TASK INSTRUCTIONS -> In the records below, find the line that contains "- Wildmere Energy", then transcribe it and every later line exactly, stopping at the final line.
- Opening Delimiter -
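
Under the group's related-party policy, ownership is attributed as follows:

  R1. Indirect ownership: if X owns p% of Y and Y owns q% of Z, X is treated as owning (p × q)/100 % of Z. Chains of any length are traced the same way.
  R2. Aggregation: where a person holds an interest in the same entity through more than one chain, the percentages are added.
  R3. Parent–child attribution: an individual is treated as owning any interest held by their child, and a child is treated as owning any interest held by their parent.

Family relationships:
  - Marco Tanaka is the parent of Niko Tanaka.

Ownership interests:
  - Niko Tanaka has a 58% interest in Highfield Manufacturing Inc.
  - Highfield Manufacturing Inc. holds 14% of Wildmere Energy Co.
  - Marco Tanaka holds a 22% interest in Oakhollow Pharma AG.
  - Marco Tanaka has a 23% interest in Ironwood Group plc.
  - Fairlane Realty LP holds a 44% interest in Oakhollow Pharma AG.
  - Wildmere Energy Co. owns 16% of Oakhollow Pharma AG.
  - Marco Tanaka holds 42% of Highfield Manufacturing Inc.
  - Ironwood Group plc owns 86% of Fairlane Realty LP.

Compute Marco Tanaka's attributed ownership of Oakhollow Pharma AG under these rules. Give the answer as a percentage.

32.9432%

By parent–child attribution (R3), Marco Tanaka is treated as also owning Niko Tanaka's interest in Highfield Manufacturing Inc, giving 42% + 58% = 100%.
Chain via Ironwood Group plc → Fairlane Realty LP (R1): 23% × 86% × 44% = 8.7032% of Oakhollow Pharma AG.
Chain via Highfield Manufacturing Inc. → Wildmere Energy Co. (R1): 100% × 14% × 16% = 2.24% of Oakhollow Pharma AG.
Direct interest in Oakhollow Pharma AG: 22%.
Aggregating (R2): 8.7032% + 2.24% + 22% = 32.9432%.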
- Closing Delimiter -
RESPONSE ->
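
  - Wildmere Energy Co. owns 16% of Oakhollow Pharma AG.
  - Marco Tanaka holds 42% of Highfield Manufacturing Inc.
  - Ironwood Group plc owns 86% of Fairlane Realty LP.

Compute Marco Tanaka's attributed ownership of Oakhollow Pharma AG under these rules. Give the answer as a percentage.

32.9432%

By parent–child attribution (R3), Marco Tanaka is treated as also owning Niko Tanaka's interest in Highfield Manufacturing Inc, giving 42% + 58% = 100%.
Chain via Ironwood Group plc → Fairlane Realty LP (R1): 23% × 86% × 44% = 8.7032% of Oakhollow Pharma AG.
Chain via Highfield Manufacturing Inc. → Wildmere Energy Co. (R1): 100% × 14% × 16% = 2.24% of Oakhollow Pharma AG.
Direct interest in Oakhollow Pharma AG: 22%.
Aggregating (R2): 8.7032% + 2.24% + 22% = 32.9432%.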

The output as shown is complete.